-- Data records follows --
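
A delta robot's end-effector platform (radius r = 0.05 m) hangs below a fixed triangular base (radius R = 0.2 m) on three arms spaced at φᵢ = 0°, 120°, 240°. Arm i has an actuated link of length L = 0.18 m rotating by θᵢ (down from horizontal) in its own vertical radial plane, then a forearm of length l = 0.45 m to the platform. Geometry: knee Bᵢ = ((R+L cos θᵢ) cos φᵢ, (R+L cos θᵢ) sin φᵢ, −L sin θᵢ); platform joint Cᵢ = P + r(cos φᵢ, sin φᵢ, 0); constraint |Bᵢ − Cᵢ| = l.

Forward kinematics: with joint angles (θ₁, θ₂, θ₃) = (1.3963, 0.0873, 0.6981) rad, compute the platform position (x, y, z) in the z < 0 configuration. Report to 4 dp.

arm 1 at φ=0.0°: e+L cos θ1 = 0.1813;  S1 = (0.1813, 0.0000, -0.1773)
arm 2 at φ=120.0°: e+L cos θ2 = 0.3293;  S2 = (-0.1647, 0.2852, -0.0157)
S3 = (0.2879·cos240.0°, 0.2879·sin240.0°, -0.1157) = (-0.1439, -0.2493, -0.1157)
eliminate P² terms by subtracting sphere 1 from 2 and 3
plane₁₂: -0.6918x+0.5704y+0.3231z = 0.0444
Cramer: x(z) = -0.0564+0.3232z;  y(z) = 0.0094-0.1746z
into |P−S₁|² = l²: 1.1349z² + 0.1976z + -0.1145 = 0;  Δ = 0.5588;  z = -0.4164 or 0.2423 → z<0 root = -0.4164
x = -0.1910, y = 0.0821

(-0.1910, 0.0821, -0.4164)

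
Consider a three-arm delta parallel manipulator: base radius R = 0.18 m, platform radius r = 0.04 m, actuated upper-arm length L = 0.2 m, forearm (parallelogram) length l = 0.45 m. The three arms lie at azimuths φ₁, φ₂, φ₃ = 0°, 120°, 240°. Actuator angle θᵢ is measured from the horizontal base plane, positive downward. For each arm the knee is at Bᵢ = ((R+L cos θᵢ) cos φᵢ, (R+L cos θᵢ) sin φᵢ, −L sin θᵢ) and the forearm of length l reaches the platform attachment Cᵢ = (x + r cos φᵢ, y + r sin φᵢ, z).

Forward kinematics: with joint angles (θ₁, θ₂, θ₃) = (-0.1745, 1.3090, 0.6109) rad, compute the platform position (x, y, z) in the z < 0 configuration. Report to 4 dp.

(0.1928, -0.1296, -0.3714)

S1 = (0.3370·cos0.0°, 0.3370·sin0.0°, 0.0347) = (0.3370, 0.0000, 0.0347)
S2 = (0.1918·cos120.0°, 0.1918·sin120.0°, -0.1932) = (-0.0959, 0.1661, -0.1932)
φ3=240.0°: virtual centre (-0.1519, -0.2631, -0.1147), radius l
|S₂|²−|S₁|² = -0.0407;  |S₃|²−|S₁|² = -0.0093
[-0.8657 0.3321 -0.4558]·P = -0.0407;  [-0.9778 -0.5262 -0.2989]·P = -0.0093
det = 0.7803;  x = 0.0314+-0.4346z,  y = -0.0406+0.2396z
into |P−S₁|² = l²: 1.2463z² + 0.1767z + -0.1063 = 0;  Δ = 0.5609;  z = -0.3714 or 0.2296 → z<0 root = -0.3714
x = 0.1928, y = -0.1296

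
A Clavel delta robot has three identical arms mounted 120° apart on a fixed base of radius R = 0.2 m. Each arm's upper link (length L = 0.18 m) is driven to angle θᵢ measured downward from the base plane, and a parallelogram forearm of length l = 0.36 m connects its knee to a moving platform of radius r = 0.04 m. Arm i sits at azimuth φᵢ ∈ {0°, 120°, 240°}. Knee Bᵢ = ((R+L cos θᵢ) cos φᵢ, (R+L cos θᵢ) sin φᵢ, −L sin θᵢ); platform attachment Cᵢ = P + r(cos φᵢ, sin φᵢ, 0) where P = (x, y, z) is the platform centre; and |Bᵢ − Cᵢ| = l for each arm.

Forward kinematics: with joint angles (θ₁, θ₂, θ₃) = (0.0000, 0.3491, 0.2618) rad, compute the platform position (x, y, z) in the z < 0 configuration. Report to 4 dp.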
-- Data records concluded --
> _What you need to do_: Type the records again in full, matching them exactly.

> _Result below_:
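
A delta robot's end-effector platform (radius r = 0.05 m) hangs below a fixed triangular base (radius R = 0.2 m) on three arms spaced at φᵢ = 0°, 120°, 240°. Arm i has an actuated link of length L = 0.18 m rotating by θᵢ (down from horizontal) in its own vertical radial plane, then a forearm of length l = 0.45 m to the platform. Geometry: knee Bᵢ = ((R+L cos θᵢ) cos φᵢ, (R+L cos θᵢ) sin φᵢ, −L sin θᵢ); platform joint Cᵢ = P + r(cos φᵢ, sin φᵢ, 0); constraint |Bᵢ − Cᵢ| = l.

Forward kinematics: with joint angles (θ₁, θ₂, θ₃) = (1.3963, 0.0873, 0.6981) rad, compute the platform position (x, y, z) in the z < 0 configuration. Report to 4 dp.

arm 1 at φ=0.0°: e+L cos θ1 = 0.1813;  S1 = (0.1813, 0.0000, -0.1773)
arm 2 at φ=120.0°: e+L cos θ2 = 0.3293;  S2 = (-0.1647, 0.2852, -0.0157)
S3 = (0.2879·cos240.0°, 0.2879·sin240.0°, -0.1157) = (-0.1439, -0.2493, -0.1157)
eliminate P² terms by subtracting sphere 1 from 2 and 3
plane₁₂: -0.6918x+0.5704y+0.3231z = 0.0444
Cramer: x(z) = -0.0564+0.3232z;  y(z) = 0.0094-0.1746z
into |P−S₁|² = l²: 1.1349z² + 0.1976z + -0.1145 = 0;  Δ = 0.5588;  z = -0.4164 or 0.2423 → z<0 root = -0.4164
x = -0.1910, y = 0.0821

(-0.1910, 0.0821, -0.4164)

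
Consider a three-arm delta parallel manipulator: base radius R = 0.18 m, platform radius r = 0.04 m, actuated upper-arm length L = 0.2 m, forearm (parallelogram) length l = 0.45 m. The three arms lie at azimuths φ₁, φ₂, φ₃ = 0°, 120°, 240°. Actuator angle θᵢ is measured from the horizontal base plane, positive downward. For each arm the knee is at Bᵢ = ((R+L cos θᵢ) cos φᵢ, (R+L cos θᵢ) sin φᵢ, −L sin θᵢ) and the forearm of length l reaches the platform attachment Cᵢ = (x + r cos φᵢ, y + r sin φᵢ, z).

Forward kinematics: with joint angles (θ₁, θ₂, θ₃) = (-0.1745, 1.3090, 0.6109) rad, compute the platform position (x, y, z) in the z < 0 configuration. Report to 4 dp.

(0.1928, -0.1296, -0.3714)

S1 = (0.3370·cos0.0°, 0.3370·sin0.0°, 0.0347) = (0.3370, 0.0000, 0.0347)
S2 = (0.1918·cos120.0°, 0.1918·sin120.0°, -0.1932) = (-0.0959, 0.1661, -0.1932)
φ3=240.0°: virtual centre (-0.1519, -0.2631, -0.1147), radius l
|S₂|²−|S₁|² = -0.0407;  |S₃|²−|S₁|² = -0.0093
[-0.8657 0.3321 -0.4558]·P = -0.0407;  [-0.9778 -0.5262 -0.2989]·P = -0.0093
det = 0.7803;  x = 0.0314+-0.4346z,  y = -0.0406+0.2396z
into |P−S₁|² = l²: 1.2463z² + 0.1767z + -0.1063 = 0;  Δ = 0.5609;  z = -0.3714 or 0.2296 → z<0 root = -0.3714
x = 0.1928, y = -0.1296

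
A Clavel delta robot has three identical arms mounted 120° apart on a fixed base of radius R = 0.2 m. Each arm's upper link (length L = 0.18 m) is driven to angle θᵢ measured downward from the base plane, and a parallelogram forearm of length l = 0.36 m connects its knee to a moving platform of radius r = 0.04 m. Arm i sits at azimuth φᵢ ∈ {0°, 120°, 240°}. Knee Bᵢ = ((R+L cos θᵢ) cos φᵢ, (R+L cos θᵢ) sin φᵢ, −L sin θᵢ); platform attachment Cᵢ = P + r(cos φᵢ, sin φᵢ, 0) where P = (x, y, z) is the platform centre; and |Bᵢ − Cᵢ| = l for each arm.

Forward kinematics: with joint angles (θ₁, θ₂, θ₃) = (0.0000, 0.3491, 0.2618) rad, compute the platform position (x, y, z) in the z < 0 configuration. Report to 4 dp.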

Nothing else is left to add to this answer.